DATA TO PROCESS —
Content starts

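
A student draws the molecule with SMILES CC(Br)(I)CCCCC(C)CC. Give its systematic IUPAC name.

The longest carbon chain is 9 atoms: the parent is nonane.
The numbering direction is chosen so that the substituent locant set {2,2,7} is lower than {3,8,8} at the first point of difference.
This places a bromo group at C-2; an iodo group at C-2; a methyl group at C-7.
Substituent prefixes are cited in alphabetical order (multiplying prefixes like di-/tri- are ignored for ordering).
Putting it together: 2-bromo-2-iodo-7-methylnonane.

2-bromo-2-iodo-7-methylnonane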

Content ends

WHAT IS EXPECTED —
Nothing in the records should differ from the original when you retype them.

YOUR RESPONSE —
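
A student draws the molecule with SMILES CC(Br)(I)CCCCC(C)CC. Give its systematic IUPAC name.

The longest carbon chain is 9 atoms: the parent is nonane.
The numbering direction is chosen so that the substituent locant set {2,2,7} is lower than {3,8,8} at the first point of difference.
This places a bromo group at C-2; an iodo group at C-2; a methyl group at C-7.
Substituent prefixes are cited in alphabetical order (multiplying prefixes like di-/tri- are ignored for ordering).
Putting it together: 2-bromo-2-iodo-7-methylnonane.

2-bromo-2-iodo-7-methylnonane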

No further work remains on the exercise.